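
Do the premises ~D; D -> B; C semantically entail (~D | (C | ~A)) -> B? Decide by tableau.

No

Initial set: {~D; (D -> B); C; ~((~D | (C | ~A)) -> B)}.
~((~D | (C | ~A)) -> B): α-rule — add (~D | (C | ~A)), ~B.
(D -> B): β-rule — branch into ~D  //  B.
  branch 1 (add ~D):
    (~D | (C | ~A)): β-rule — branch into ~D  //  (C | ~A).
      branch 1.1 (add ~D):
        ○ open, literals {B=F, C=T, D=F}.
      branch 1.2 (add (C | ~A)):
        (C | ~A): β-rule — branch into C  //  ~A.
          branch 1.2.1 (add C):
            ○ open, literals {B=F, C=T, D=F}.
          branch 1.2.2 (add ~A):
            ○ open, literals {A=F, B=F, C=T, D=F}.
  branch 2 (add B):
    × closes — contains both B and ~B.
1 branch closed, 3 open.
An open branch gives a countermodel: B=F, C=T, D=F (unmentioned atoms arbitrary); the premises hold there but the conclusion fails.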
....
Each of the records is to be written out again without alteration.

TASK RESULT:
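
Do the premises ~D; D -> B; C semantically entail (~D | (C | ~A)) -> B? Decide by tableau.

No

Initial set: {~D; (D -> B); C; ~((~D | (C | ~A)) -> B)}.
~((~D | (C | ~A)) -> B): α-rule — add (~D | (C | ~A)), ~B.
(D -> B): β-rule — branch into ~D  //  B.
  branch 1 (add ~D):
    (~D | (C | ~A)): β-rule — branch into ~D  //  (C | ~A).
      branch 1.1 (add ~D):
        ○ open, literals {B=F, C=T, D=F}.
      branch 1.2 (add (C | ~A)):
        (C | ~A): β-rule — branch into C  //  ~A.
          branch 1.2.1 (add C):
            ○ open, literals {B=F, C=T, D=F}.
          branch 1.2.2 (add ~A):
            ○ open, literals {A=F, B=F, C=T, D=F}.
  branch 2 (add B):
    × closes — contains both B and ~B.
1 branch closed, 3 open.
An open branch gives a countermodel: B=F, C=T, D=F (unmentioned atoms arbitrary); the premises hold there but the conclusion fails.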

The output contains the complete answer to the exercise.